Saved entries
━━━
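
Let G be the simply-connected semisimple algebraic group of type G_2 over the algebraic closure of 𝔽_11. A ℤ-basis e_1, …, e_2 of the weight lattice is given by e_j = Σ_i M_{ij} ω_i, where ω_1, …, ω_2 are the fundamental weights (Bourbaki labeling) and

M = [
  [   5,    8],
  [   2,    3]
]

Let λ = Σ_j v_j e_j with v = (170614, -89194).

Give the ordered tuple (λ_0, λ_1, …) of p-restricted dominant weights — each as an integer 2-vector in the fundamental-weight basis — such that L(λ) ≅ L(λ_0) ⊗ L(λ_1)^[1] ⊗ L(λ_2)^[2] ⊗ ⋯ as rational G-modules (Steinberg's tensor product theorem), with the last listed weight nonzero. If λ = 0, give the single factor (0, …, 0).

((5, 1), (0, 7), (9, 3), (5, 0), (9, 5))

Compute c_i = Σ_j M_{ij} v_j with v = (170614, -89194):
  c_1 = 5*170614 + 8*-89194 = 139518
  c_2 = 2*170614 + 3*-89194 = 73646
p = 11; digits c_i = Σ_j d_{ij}·11^j, 0 ≤ d_{ij} < 11:
  c_1 = 139518 = 5·11^0 + 0·11^1 + 9·11^2 + 5·11^3 + 9·11^4
  c_2 = 73646 = 1·11^0 + 7·11^1 + 3·11^2 + 0·11^3 + 5·11^4
Factor λ_0 = (5, 1)
Factor λ_1 = (0, 7)
Factor λ_2 = (9, 3)
Factor λ_3 = (5, 0)
Factor λ_4 = (9, 5)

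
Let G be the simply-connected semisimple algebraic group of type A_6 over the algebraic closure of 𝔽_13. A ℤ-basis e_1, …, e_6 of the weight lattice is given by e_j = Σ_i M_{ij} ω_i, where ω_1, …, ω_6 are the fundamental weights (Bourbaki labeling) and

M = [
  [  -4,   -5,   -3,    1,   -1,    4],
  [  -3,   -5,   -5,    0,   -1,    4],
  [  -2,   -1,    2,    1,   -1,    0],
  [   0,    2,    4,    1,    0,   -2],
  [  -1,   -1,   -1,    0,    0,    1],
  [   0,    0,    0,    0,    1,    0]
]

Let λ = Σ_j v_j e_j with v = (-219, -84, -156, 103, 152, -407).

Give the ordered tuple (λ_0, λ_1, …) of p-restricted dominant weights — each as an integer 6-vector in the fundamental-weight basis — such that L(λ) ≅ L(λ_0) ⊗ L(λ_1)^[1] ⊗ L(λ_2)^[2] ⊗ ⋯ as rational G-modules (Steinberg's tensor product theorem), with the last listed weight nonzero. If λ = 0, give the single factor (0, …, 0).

((9, 12, 5, 8, 0, 9), (6, 5, 12, 9, 4, 11))

Change of basis e → ω: c = M·v where v = (-219, -84, -156, 103, 152, -407):
  c_1 = -4*-219 + -5*-84 + -3*-156 + 1*103 + -1*152 + 4*-407 = 87
  c_2 = -3*-219 + -5*-84 + -5*-156 + 0*103 + -1*152 + 4*-407 = 77
  c_3 = -2*-219 + -1*-84 + 2*-156 + 1*103 + -1*152 + 0*-407 = 161
  c_4 = 0*-219 + 2*-84 + 4*-156 + 1*103 + 0*152 + -2*-407 = 125
  c_5 = -1*-219 + -1*-84 + -1*-156 + 0*103 + 0*152 + 1*-407 = 52
  c_6 = 0*-219 + 0*-84 + 0*-156 + 0*103 + 1*152 + 0*-407 = 152
Base-13 expansion of each c_i:
  c_1 = 87 = 9·13^0 + 6·13^1
  c_2 = 77 = 12·13^0 + 5·13^1
  c_3 = 161 = 5·13^0 + 12·13^1
  c_4 = 125 = 8·13^0 + 9·13^1
  c_5 = 52 = 0·13^0 + 4·13^1
  c_6 = 152 = 9·13^0 + 11·13^1
Factor λ_0 = (9, 12, 5, 8, 0, 9)
Factor λ_1 = (6, 5, 12, 9, 4, 11)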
━━━
### WHAT IS NEEDED
Generate a verbatim printout of all the entries.

### RESULT BELOW
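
Let G be the simply-connected semisimple algebraic group of type G_2 over the algebraic closure of 𝔽_11. A ℤ-basis e_1, …, e_2 of the weight lattice is given by e_j = Σ_i M_{ij} ω_i, where ω_1, …, ω_2 are the fundamental weights (Bourbaki labeling) and

M = [
  [   5,    8],
  [   2,    3]
]

Let λ = Σ_j v_j e_j with v = (170614, -89194).

Give the ordered tuple (λ_0, λ_1, …) of p-restricted dominant weights — each as an integer 2-vector in the fundamental-weight basis — such that L(λ) ≅ L(λ_0) ⊗ L(λ_1)^[1] ⊗ L(λ_2)^[2] ⊗ ⋯ as rational G-modules (Steinberg's tensor product theorem), with the last listed weight nonzero. If λ = 0, give the single factor (0, …, 0).

((5, 1), (0, 7), (9, 3), (5, 0), (9, 5))

Compute c_i = Σ_j M_{ij} v_j with v = (170614, -89194):
  c_1 = 5*170614 + 8*-89194 = 139518
  c_2 = 2*170614 + 3*-89194 = 73646
p = 11; digits c_i = Σ_j d_{ij}·11^j, 0 ≤ d_{ij} < 11:
  c_1 = 139518 = 5·11^0 + 0·11^1 + 9·11^2 + 5·11^3 + 9·11^4
  c_2 = 73646 = 1·11^0 + 7·11^1 + 3·11^2 + 0·11^3 + 5·11^4
Factor λ_0 = (5, 1)
Factor λ_1 = (0, 7)
Factor λ_2 = (9, 3)
Factor λ_3 = (5, 0)
Factor λ_4 = (9, 5)

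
Let G be the simply-connected semisimple algebraic group of type A_6 over the algebraic closure of 𝔽_13. A ℤ-basis e_1, …, e_6 of the weight lattice is given by e_j = Σ_i M_{ij} ω_i, where ω_1, …, ω_6 are the fundamental weights (Bourbaki labeling) and

M = [
  [  -4,   -5,   -3,    1,   -1,    4],
  [  -3,   -5,   -5,    0,   -1,    4],
  [  -2,   -1,    2,    1,   -1,    0],
  [   0,    2,    4,    1,    0,   -2],
  [  -1,   -1,   -1,    0,    0,    1],
  [   0,    0,    0,    0,    1,    0]
]

Let λ = Σ_j v_j e_j with v = (-219, -84, -156, 103, 152, -407).

Give the ordered tuple (λ_0, λ_1, …) of p-restricted dominant weights — each as an integer 6-vector in the fundamental-weight basis — such that L(λ) ≅ L(λ_0) ⊗ L(λ_1)^[1] ⊗ L(λ_2)^[2] ⊗ ⋯ as rational G-modules (Steinberg's tensor product theorem), with the last listed weight nonzero. If λ = 0, give the single factor (0, …, 0).

((9, 12, 5, 8, 0, 9), (6, 5, 12, 9, 4, 11))

Change of basis e → ω: c = M·v where v = (-219, -84, -156, 103, 152, -407):
  c_1 = -4*-219 + -5*-84 + -3*-156 + 1*103 + -1*152 + 4*-407 = 87
  c_2 = -3*-219 + -5*-84 + -5*-156 + 0*103 + -1*152 + 4*-407 = 77
  c_3 = -2*-219 + -1*-84 + 2*-156 + 1*103 + -1*152 + 0*-407 = 161
  c_4 = 0*-219 + 2*-84 + 4*-156 + 1*103 + 0*152 + -2*-407 = 125
  c_5 = -1*-219 + -1*-84 + -1*-156 + 0*103 + 0*152 + 1*-407 = 52
  c_6 = 0*-219 + 0*-84 + 0*-156 + 0*103 + 1*152 + 0*-407 = 152
Base-13 expansion of each c_i:
  c_1 = 87 = 9·13^0 + 6·13^1
  c_2 = 77 = 12·13^0 + 5·13^1
  c_3 = 161 = 5·13^0 + 12·13^1
  c_4 = 125 = 8·13^0 + 9·13^1
  c_5 = 52 = 0·13^0 + 4·13^1
  c_6 = 152 = 9·13^0 + 11·13^1
Factor λ_0 = (9, 12, 5, 8, 0, 9)
Factor λ_1 = (6, 5, 12, 9, 4, 11)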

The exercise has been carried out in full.